=== What the task requires ===
Copy each line below in which the string "vessel" appears.

=== Supplied records ===
----
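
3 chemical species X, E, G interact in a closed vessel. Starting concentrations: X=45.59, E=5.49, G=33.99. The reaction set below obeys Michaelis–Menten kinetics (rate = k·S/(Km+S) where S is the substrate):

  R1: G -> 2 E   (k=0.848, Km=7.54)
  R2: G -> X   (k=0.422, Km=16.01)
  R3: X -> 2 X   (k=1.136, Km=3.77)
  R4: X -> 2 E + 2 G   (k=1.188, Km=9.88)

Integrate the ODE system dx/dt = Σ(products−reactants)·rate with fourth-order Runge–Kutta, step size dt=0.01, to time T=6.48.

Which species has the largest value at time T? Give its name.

RK4 with dt=0.01: 648 steps to T=6.48. Trajectory (selected grid times):
t=0.00: X=45.59 E=5.49 G=33.99
t=0.72: X=45.85 E=7.90 G=34.69
t=1.44: X=46.11 E=10.31 G=35.39
t=2.16: X=46.37 E=12.73 G=36.08
t=2.88: X=46.63 E=15.15 G=36.78
t=3.60: X=46.90 E=17.58 G=37.47
t=4.32: X=47.16 E=20.01 G=38.16
t=5.04: X=47.42 E=22.45 G=38.85
t=5.76: X=47.69 E=24.89 G=39.54
t=6.48: X=47.96 E=27.33 G=40.23
At T=6.48: X=47.96 E=27.33 G=40.23; the largest is X.

Dominant species at T: X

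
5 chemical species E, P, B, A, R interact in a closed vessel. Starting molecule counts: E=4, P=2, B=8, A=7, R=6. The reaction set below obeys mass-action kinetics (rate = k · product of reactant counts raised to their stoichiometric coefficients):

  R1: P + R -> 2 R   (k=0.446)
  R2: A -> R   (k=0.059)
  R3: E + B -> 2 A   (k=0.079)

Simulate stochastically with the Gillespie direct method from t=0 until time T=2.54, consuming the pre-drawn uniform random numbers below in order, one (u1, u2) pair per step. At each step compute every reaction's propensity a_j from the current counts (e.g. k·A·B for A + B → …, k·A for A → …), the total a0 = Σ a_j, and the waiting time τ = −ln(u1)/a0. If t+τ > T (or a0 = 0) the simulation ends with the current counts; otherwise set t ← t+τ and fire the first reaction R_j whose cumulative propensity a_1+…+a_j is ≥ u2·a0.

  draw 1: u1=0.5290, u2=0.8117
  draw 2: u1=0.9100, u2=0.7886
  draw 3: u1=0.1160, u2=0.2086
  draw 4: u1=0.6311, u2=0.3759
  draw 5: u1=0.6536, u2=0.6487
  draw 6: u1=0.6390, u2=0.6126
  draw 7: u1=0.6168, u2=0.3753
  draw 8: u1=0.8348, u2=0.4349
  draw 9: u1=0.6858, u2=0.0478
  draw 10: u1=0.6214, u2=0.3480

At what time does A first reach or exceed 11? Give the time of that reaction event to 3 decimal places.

t=0.000: E=4 P=2 B=8 A=7 R=6
Draw 1: a1=5.352, a2=0.413, a3=2.528, a0=8.293; τ=−ln(0.5290)/8.293=0.077 → t=0.077; u2·a0=0.8117·8.293=6.731; a1+a2=5.765 < 6.731 ≤ a1+…+a3=8.293 → R3 fires; E=3 P=2 B=7 A=9 R=6
Draw 2: a1=5.352, a2=0.531, a3=1.659, a0=7.542; τ=−ln(0.9100)/7.542=0.013 → t=0.089; u2·a0=0.7886·7.542=5.948; a1+a2=5.883 < 5.948 ≤ a1+…+a3=7.542 → R3 fires; E=2 P=2 B=6 A=11 R=6
Draw 3: a1=5.352, a2=0.649, a3=0.948, a0=6.949; τ=−ln(0.1160)/6.949=0.310 → t=0.399; u2·a0=0.2086·6.949=1.450 ≤ a1=5.352 → R1 fires; E=2 P=1 B=6 A=11 R=7
Draw 4: a1=3.122, a2=0.649, a3=0.948, a0=4.719; τ=−ln(0.6311)/4.719=0.098 → t=0.497; u2·a0=0.3759·4.719=1.774 ≤ a1=3.122 → R1 fires; E=2 P=0 B=6 A=11 R=8
Draw 5: a1=0.000, a2=0.649, a3=0.948, a0=1.597; τ=−ln(0.6536)/1.597=0.266 → t=0.763; u2·a0=0.6487·1.597=1.036; a1+a2=0.649 < 1.036 ≤ a1+…+a3=1.597 → R3 fires; E=1 P=0 B=5 A=13 R=8
Draw 6: a1=0.000, a2=0.767, a3=0.395, a0=1.162; τ=−ln(0.6390)/1.162=0.385 → t=1.149; u2·a0=0.6126·1.162=0.712; a1=0.000 < 0.712 ≤ a1+a2=0.767 → R2 fires; E=1 P=0 B=5 A=12 R=9
Draw 7: a1=0.000, a2=0.708, a3=0.395, a0=1.103; τ=−ln(0.6168)/1.103=0.438 → t=1.587; u2·a0=0.3753·1.103=0.414; a1=0.000 < 0.414 ≤ a1+a2=0.708 → R2 fires; E=1 P=0 B=5 A=11 R=10
Draw 8: a1=0.000, a2=0.649, a3=0.395, a0=1.044; τ=−ln(0.8348)/1.044=0.173 → t=1.760; u2·a0=0.4349·1.044=0.454; a1=0.000 < 0.454 ≤ a1+a2=0.649 → R2 fires; E=1 P=0 B=5 A=10 R=11
Draw 9: a1=0.000, a2=0.590, a3=0.395, a0=0.985; τ=−ln(0.6858)/0.985=0.383 → t=2.142; u2·a0=0.0478·0.985=0.047; a1=0.000 < 0.047 ≤ a1+a2=0.590 → R2 fires; E=1 P=0 B=5 A=9 R=12
Draw 10: a1=0.000, a2=0.531, a3=0.395, a0=0.926; τ=−ln(0.6214)/0.926=0.514 → t=2.656 > T=2.54: stop.
A first becomes ≥ 11 when it reaches 11 at the event at t=0.089.

Threshold first reached at t = 0.089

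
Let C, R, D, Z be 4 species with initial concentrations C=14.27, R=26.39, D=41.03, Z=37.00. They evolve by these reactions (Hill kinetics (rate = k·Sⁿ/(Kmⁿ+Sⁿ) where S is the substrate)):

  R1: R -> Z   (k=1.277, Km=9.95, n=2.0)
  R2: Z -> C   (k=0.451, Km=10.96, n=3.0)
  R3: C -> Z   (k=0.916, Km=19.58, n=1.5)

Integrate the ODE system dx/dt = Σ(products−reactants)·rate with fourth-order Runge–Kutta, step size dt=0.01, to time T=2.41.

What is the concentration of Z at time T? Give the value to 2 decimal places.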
----
=== Task result ===
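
3 chemical species X, E, G interact in a closed vessel. Starting concentrations: X=45.59, E=5.49, G=33.99. The reaction set below obeys Michaelis–Menten kinetics (rate = k·S/(Km+S) where S is the substrate):
5 chemical species E, P, B, A, R interact in a closed vessel. Starting molecule counts: E=4, P=2, B=8, A=7, R=6. The reaction set below obeys mass-action kinetics (rate = k · product of reactant counts raised to their stoichiometric coefficients):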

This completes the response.